▶ [Provided records]:

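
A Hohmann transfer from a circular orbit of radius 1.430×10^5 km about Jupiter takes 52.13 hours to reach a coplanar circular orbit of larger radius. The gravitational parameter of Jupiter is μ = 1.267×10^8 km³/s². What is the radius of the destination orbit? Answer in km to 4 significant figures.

Transfer time t = 52.13 hours = 1.87668×10^5 s, and t = π√(a_t³/μ).
So a_t = (μ t²/π²)^(1/3) = (1.267×10^8 × (1.87668×10^5)² / π²)^(1/3) = 7.6751×10^5 km.
Since a_t = (r₁ + r₂)/2, r₂ = 2a_t − r₁ = 2×7.6751×10^5 − 1.430×10^5 = 1.39202×10^6 km.

r₂ = 1.392×10^6 km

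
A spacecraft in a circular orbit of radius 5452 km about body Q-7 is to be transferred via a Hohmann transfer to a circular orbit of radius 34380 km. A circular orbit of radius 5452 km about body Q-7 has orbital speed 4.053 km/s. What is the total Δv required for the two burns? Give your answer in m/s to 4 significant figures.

From the circular-orbit relation v² = μ/r at r = 5452 km: μ = v²r = (4.053)² × 5452 = 89559.0 km³/s².
The Hohmann ellipse has a_t = (r₁ + r₂)/2 = 19916 km.
At r₁ the circular-orbit speed is v₁ = √(μ/r₁) = 4.0530 km/s.
Transfer-orbit speed at r₁ (vis-viva equation): v_p = √[μ(2/r₁ − 1/a_t)] = 5.3251 km/s.
First burn Δv₁ = |v_p − v₁| = 1.2721 km/s.
At r₂, v₂ = √(μ/r₂) = 1.61399 km/s.
Transfer-orbit speed at r₂: v_a = √[μ(2/r₂ − 1/a_t)] = 0.844459 km/s.
Second burn Δv₂ = |v₂ − v_a| = 0.76953 km/s.
Total Δv = Δv₁ + Δv₂ = 2.042 km/s.

Δv = 2042 m/s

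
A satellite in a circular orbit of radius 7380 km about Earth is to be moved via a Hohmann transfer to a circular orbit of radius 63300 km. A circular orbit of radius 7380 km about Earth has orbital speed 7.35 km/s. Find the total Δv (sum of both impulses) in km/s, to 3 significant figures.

Δv = 3.85 km/s

From the circular-orbit relation v² = μ/r at r = 7380 km: μ = v²r = (7.35)² × 7380 = 3.98686×10^5 km³/s².
Transfer-ellipse semi-major axis a_t = (r₁ + r₂)/2 = (7380 + 63300)/2 = 35340 km.
Circular speed at r₁: v₁ = √(μ/r₁) = √(3.98686×10^5/7380) = 7.350 km/s.
On the transfer ellipse at r₁, vis-viva equation gives v_p = √[μ(2/r₁ − 1/a_t)] = 9.837 km/s.
First burn Δv₁ = |v_p − v₁| = 2.487 km/s.
Circular speed at r₂: v₂ = √(μ/r₂) = 2.510 km/s.
Transfer-orbit speed at r₂: v_a = √[μ(2/r₂ − 1/a_t)] = 1.147 km/s.
Second burn Δv₂ = |v₂ − v_a| = 1.363 km/s.
Total Δv = Δv₁ + Δv₂ = 3.850 km/s.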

▶ [What to produce]:
Print each line of the data exactly. Keep all of it.

▶ [Final answer]:
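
A Hohmann transfer from a circular orbit of radius 1.430×10^5 km about Jupiter takes 52.13 hours to reach a coplanar circular orbit of larger radius. The gravitational parameter of Jupiter is μ = 1.267×10^8 km³/s². What is the radius of the destination orbit? Answer in km to 4 significant figures.

Transfer time t = 52.13 hours = 1.87668×10^5 s, and t = π√(a_t³/μ).
So a_t = (μ t²/π²)^(1/3) = (1.267×10^8 × (1.87668×10^5)² / π²)^(1/3) = 7.6751×10^5 km.
Since a_t = (r₁ + r₂)/2, r₂ = 2a_t − r₁ = 2×7.6751×10^5 − 1.430×10^5 = 1.39202×10^6 km.

r₂ = 1.392×10^6 km

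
A spacecraft in a circular orbit of radius 5452 km about body Q-7 is to be transferred via a Hohmann transfer to a circular orbit of radius 34380 km. A circular orbit of radius 5452 km about body Q-7 has orbital speed 4.053 km/s. What is the total Δv required for the two burns? Give your answer in m/s to 4 significant figures.

From the circular-orbit relation v² = μ/r at r = 5452 km: μ = v²r = (4.053)² × 5452 = 89559.0 km³/s².
The Hohmann ellipse has a_t = (r₁ + r₂)/2 = 19916 km.
At r₁ the circular-orbit speed is v₁ = √(μ/r₁) = 4.0530 km/s.
Transfer-orbit speed at r₁ (vis-viva equation): v_p = √[μ(2/r₁ − 1/a_t)] = 5.3251 km/s.
First burn Δv₁ = |v_p − v₁| = 1.2721 km/s.
At r₂, v₂ = √(μ/r₂) = 1.61399 km/s.
Transfer-orbit speed at r₂: v_a = √[μ(2/r₂ − 1/a_t)] = 0.844459 km/s.
Second burn Δv₂ = |v₂ − v_a| = 0.76953 km/s.
Total Δv = Δv₁ + Δv₂ = 2.042 km/s.

Δv = 2042 m/s

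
A satellite in a circular orbit of radius 7380 km about Earth is to be moved via a Hohmann transfer to a circular orbit of radius 63300 km. A circular orbit of radius 7380 km about Earth has orbital speed 7.35 km/s. Find the total Δv (sum of both impulses) in km/s, to 3 significant figures.

Δv = 3.85 km/s

From the circular-orbit relation v² = μ/r at r = 7380 km: μ = v²r = (7.35)² × 7380 = 3.98686×10^5 km³/s².
Transfer-ellipse semi-major axis a_t = (r₁ + r₂)/2 = (7380 + 63300)/2 = 35340 km.
Circular speed at r₁: v₁ = √(μ/r₁) = √(3.98686×10^5/7380) = 7.350 km/s.
On the transfer ellipse at r₁, vis-viva equation gives v_p = √[μ(2/r₁ − 1/a_t)] = 9.837 km/s.
First burn Δv₁ = |v_p − v₁| = 2.487 km/s.
Circular speed at r₂: v₂ = √(μ/r₂) = 2.510 km/s.
Transfer-orbit speed at r₂: v_a = √[μ(2/r₂ − 1/a_t)] = 1.147 km/s.
Second burn Δv₂ = |v₂ − v_a| = 1.363 km/s.
Total Δv = Δv₁ + Δv₂ = 3.850 km/s.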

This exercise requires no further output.